EXERCISE DESCRIPTION. Once you have located the line containing "voice 1: C4:4" in the material below, return it exactly along with each line after it through the line containing "voice 2: G4:4".

GIVEN RECORDS.
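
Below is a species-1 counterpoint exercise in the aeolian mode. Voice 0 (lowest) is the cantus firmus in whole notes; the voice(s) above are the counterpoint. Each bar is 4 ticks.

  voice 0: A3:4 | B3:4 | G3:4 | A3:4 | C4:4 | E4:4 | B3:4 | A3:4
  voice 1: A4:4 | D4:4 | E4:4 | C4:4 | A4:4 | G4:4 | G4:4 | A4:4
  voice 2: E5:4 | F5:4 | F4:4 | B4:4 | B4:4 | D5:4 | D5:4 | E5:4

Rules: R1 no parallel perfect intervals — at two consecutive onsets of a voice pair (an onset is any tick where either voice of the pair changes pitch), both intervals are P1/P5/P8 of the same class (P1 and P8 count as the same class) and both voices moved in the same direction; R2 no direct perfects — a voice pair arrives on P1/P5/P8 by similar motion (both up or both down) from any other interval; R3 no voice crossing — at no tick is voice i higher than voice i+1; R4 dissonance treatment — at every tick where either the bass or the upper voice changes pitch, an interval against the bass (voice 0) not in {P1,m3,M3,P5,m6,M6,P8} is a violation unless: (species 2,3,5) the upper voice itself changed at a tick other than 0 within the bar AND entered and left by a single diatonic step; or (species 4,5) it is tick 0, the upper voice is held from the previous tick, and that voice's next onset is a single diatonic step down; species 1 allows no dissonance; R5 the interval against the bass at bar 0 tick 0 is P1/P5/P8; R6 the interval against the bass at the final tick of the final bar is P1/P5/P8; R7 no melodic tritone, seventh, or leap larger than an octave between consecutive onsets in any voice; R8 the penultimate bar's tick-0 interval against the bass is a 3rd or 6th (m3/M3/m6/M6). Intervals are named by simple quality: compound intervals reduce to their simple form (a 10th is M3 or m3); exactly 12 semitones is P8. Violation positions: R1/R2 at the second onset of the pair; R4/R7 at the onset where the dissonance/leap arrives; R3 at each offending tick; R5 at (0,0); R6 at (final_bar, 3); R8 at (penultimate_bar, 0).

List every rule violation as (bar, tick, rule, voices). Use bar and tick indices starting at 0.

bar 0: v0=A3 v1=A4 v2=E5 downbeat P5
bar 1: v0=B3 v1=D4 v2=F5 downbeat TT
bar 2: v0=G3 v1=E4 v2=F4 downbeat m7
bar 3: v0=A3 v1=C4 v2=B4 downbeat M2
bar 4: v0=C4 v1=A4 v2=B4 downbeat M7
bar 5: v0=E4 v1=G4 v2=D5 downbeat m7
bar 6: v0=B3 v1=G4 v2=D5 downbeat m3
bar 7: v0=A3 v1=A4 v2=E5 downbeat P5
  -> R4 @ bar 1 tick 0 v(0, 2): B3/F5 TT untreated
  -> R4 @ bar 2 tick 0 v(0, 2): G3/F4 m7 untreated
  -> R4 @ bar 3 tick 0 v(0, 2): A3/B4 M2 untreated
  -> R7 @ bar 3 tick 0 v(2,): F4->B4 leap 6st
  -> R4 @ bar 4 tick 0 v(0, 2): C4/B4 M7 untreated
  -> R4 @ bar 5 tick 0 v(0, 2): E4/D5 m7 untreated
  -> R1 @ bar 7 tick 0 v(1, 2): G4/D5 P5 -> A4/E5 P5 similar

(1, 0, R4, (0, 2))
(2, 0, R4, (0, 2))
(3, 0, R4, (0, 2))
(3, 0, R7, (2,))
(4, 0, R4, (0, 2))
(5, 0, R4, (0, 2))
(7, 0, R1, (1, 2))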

...

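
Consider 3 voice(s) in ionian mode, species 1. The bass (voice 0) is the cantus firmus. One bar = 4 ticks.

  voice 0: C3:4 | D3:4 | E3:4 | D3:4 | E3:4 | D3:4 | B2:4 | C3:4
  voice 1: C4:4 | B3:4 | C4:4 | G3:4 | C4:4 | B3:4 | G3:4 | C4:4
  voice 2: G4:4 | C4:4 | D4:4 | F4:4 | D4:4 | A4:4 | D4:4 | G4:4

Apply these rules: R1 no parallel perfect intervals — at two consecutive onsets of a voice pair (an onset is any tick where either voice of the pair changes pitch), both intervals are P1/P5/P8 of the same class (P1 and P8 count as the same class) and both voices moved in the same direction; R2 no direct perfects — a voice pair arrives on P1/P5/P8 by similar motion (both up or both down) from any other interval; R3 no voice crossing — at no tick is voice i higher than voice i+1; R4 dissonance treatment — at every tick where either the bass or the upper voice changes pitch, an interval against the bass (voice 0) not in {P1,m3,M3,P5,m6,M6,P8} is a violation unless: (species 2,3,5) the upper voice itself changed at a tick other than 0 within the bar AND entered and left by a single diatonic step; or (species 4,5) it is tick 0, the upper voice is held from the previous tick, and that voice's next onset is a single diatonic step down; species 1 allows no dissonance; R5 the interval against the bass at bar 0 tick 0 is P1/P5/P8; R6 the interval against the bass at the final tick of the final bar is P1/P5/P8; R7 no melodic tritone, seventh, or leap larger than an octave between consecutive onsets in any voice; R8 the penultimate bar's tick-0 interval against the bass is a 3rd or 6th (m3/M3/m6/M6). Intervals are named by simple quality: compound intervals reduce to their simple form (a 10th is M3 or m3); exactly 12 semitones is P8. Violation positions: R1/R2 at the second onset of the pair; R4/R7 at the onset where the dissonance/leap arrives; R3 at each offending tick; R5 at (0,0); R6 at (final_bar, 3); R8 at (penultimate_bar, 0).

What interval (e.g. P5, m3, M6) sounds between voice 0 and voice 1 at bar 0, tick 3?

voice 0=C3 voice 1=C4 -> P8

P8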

RESPONSE FOR THIS EXERCISE.
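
  voice 1: C4:4 | B3:4 | C4:4 | G3:4 | C4:4 | B3:4 | G3:4 | C4:4
  voice 2: G4:4 | C4:4 | D4:4 | F4:4 | D4:4 | A4:4 | D4:4 | G4:4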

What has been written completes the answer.